### Information provided

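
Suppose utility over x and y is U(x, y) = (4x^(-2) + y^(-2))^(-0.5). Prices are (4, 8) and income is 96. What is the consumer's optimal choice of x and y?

For CES with ρ = -2, MRS = (4/1)·(y/x)^3.
Tangency: set MRS = p_x/p_y = 4/8 = 0.5.
So (y/x)^3 = 0.125; taking the cube root, y/x = 0.5, i.e. y = 0.5·x.
Substitute into the budget 4·x + 8·y = 96: 8·x = 96, so x* = 12 and y* = 0.5·12 = 6.

x* = 12, y* = 6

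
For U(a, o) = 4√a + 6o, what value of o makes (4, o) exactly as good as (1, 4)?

o = 10/3

U(1, 4) = 28.
Set U(4, o) = 28 and solve.
With a = 4: √4 = 2, so 6o = 28 − 4·2 = 20 and o = 10/3.
Check: U(4, 10/3) = 28.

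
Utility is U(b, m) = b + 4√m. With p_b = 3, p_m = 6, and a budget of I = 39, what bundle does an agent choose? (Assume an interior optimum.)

b* = 11, m* = 1

MU_b = 1, MU_m = 4/(2√m).
MRS = 1 ÷ (4/(2√m)).
Tangency: set MRS = p_b/p_m = 3/6 = 0.5.
MRS depends only on m: 0.5·√m = 0.5 ⇒ √m = 0.5/0.5 = 1 ⇒ m* = 1.
From the budget, 3·b = 39 − 6·1 = 33, so b* = 11.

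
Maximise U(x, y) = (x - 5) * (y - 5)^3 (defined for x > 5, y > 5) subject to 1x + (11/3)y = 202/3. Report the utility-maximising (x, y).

MU_x = (y−5)^3, MU_y = 3·(x−5)·(y−5)^2.
MRS = (1/3)·(y−5)/(x−5).
Tangency: set MRS = p_x/p_y = 1/(11/3) = 3/11.
So (1/3)·(y − 5)/(x − 5) = 3/11, i.e. (y − 5) = (9/11)·(x − 5).
Rewrite the budget in excess-of-subsistence terms: 1·(x − 5) + (11/3)·(y − 5) = 202/3 − 1·5 − (11/3)·5 = 44.
Substituting, 4·(x − 5) = 44, so x − 5 = 11 and x* = 16.
Then y − 5 = (9/11)·11 = 9, so y* = 14.

x* = 16, y* = 14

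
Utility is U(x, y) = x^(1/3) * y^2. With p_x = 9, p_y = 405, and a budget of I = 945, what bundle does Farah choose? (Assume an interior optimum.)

x* = 15, y* = 2

MU_x = 1/3·x^(-2/3)·y^2 and MU_y = 2·x^(1/3)·y.
MRS = MU_x/MU_y = (1/6)·y/x.
Tangency: set MRS = p_x/p_y = 9/405 = 1/45.
So (1/6)·y/x = 1/45, i.e. y = (2/15)·x.
Substitute into the budget 9·x + 405·y = 945: 63·x = 945, so x* = 15.
Then y* = (2/15)·15 = 2.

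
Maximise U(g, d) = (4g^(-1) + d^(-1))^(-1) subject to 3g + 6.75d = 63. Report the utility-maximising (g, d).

For CES with ρ = -1, MRS = (4/1)·(d/g)^2.
Tangency: set MRS = p_g/p_d = 3/6.75 = 4/9.
So (d/g)^2 = 1/9; taking the square root, d/g = 1/3, i.e. d = (1/3)·g.
Substitute into the budget 3·g + 6.75·d = 63: 5.25·g = 63, so g* = 12 and d* = (1/3)·12 = 4.

g* = 12, d* = 4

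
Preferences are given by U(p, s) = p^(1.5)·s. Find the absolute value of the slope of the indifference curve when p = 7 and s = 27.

MU_p = 1.5·√p·s and MU_s = p^(1.5).
MRS = MU_p/MU_s = (1.5)·s/p.
At (7, 27): MRS = 81/14.
That is, one extra unit of p is worth 81/14 units of s at the margin.

MRS = 81/14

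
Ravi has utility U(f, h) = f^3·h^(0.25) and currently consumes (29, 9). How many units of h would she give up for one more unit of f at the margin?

MU_f = 3·f^2·h^(0.25) and MU_h = 0.25·f^3·h^(-0.75).
MRS = MU_f/MU_h = (12)·h/f.
At (29, 9): MRS = 108/29.
That is, one extra unit of f is worth 108/29 units of h at the margin.

MRS = 108/29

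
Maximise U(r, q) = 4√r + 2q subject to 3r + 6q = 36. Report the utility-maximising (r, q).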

### Exercise instructions
Transcribe the data above in full, exactly.

### Response box
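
Suppose utility over x and y is U(x, y) = (4x^(-2) + y^(-2))^(-0.5). Prices are (4, 8) and income is 96. What is the consumer's optimal choice of x and y?

For CES with ρ = -2, MRS = (4/1)·(y/x)^3.
Tangency: set MRS = p_x/p_y = 4/8 = 0.5.
So (y/x)^3 = 0.125; taking the cube root, y/x = 0.5, i.e. y = 0.5·x.
Substitute into the budget 4·x + 8·y = 96: 8·x = 96, so x* = 12 and y* = 0.5·12 = 6.

x* = 12, y* = 6

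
For U(a, o) = 4√a + 6o, what value of o makes (4, o) exactly as good as (1, 4)?

o = 10/3

U(1, 4) = 28.
Set U(4, o) = 28 and solve.
With a = 4: √4 = 2, so 6o = 28 − 4·2 = 20 and o = 10/3.
Check: U(4, 10/3) = 28.

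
Utility is U(b, m) = b + 4√m. With p_b = 3, p_m = 6, and a budget of I = 39, what bundle does an agent choose? (Assume an interior optimum.)

b* = 11, m* = 1

MU_b = 1, MU_m = 4/(2√m).
MRS = 1 ÷ (4/(2√m)).
Tangency: set MRS = p_b/p_m = 3/6 = 0.5.
MRS depends only on m: 0.5·√m = 0.5 ⇒ √m = 0.5/0.5 = 1 ⇒ m* = 1.
From the budget, 3·b = 39 − 6·1 = 33, so b* = 11.

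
Maximise U(x, y) = (x - 5) * (y - 5)^3 (defined for x > 5, y > 5) subject to 1x + (11/3)y = 202/3. Report the utility-maximising (x, y).

MU_x = (y−5)^3, MU_y = 3·(x−5)·(y−5)^2.
MRS = (1/3)·(y−5)/(x−5).
Tangency: set MRS = p_x/p_y = 1/(11/3) = 3/11.
So (1/3)·(y − 5)/(x − 5) = 3/11, i.e. (y − 5) = (9/11)·(x − 5).
Rewrite the budget in excess-of-subsistence terms: 1·(x − 5) + (11/3)·(y − 5) = 202/3 − 1·5 − (11/3)·5 = 44.
Substituting, 4·(x − 5) = 44, so x − 5 = 11 and x* = 16.
Then y − 5 = (9/11)·11 = 9, so y* = 14.

x* = 16, y* = 14

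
Utility is U(x, y) = x^(1/3) * y^2. With p_x = 9, p_y = 405, and a budget of I = 945, what bundle does Farah choose? (Assume an interior optimum.)

x* = 15, y* = 2

MU_x = 1/3·x^(-2/3)·y^2 and MU_y = 2·x^(1/3)·y.
MRS = MU_x/MU_y = (1/6)·y/x.
Tangency: set MRS = p_x/p_y = 9/405 = 1/45.
So (1/6)·y/x = 1/45, i.e. y = (2/15)·x.
Substitute into the budget 9·x + 405·y = 945: 63·x = 945, so x* = 15.
Then y* = (2/15)·15 = 2.

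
Maximise U(g, d) = (4g^(-1) + d^(-1))^(-1) subject to 3g + 6.75d = 63. Report the utility-maximising (g, d).

For CES with ρ = -1, MRS = (4/1)·(d/g)^2.
Tangency: set MRS = p_g/p_d = 3/6.75 = 4/9.
So (d/g)^2 = 1/9; taking the square root, d/g = 1/3, i.e. d = (1/3)·g.
Substitute into the budget 3·g + 6.75·d = 63: 5.25·g = 63, so g* = 12 and d* = (1/3)·12 = 4.

g* = 12, d* = 4

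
Preferences are given by U(p, s) = p^(1.5)·s. Find the absolute value of the slope of the indifference curve when p = 7 and s = 27.

MU_p = 1.5·√p·s and MU_s = p^(1.5).
MRS = MU_p/MU_s = (1.5)·s/p.
At (7, 27): MRS = 81/14.
That is, one extra unit of p is worth 81/14 units of s at the margin.

MRS = 81/14

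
Ravi has utility U(f, h) = f^3·h^(0.25) and currently consumes (29, 9). How many units of h would she give up for one more unit of f at the margin?

MU_f = 3·f^2·h^(0.25) and MU_h = 0.25·f^3·h^(-0.75).
MRS = MU_f/MU_h = (12)·h/f.
At (29, 9): MRS = 108/29.
That is, one extra unit of f is worth 108/29 units of h at the margin.

MRS = 108/29

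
Maximise U(r, q) = 4√r + 2q subject to 3r + 6q = 36. Report the utility-maximising (r, q).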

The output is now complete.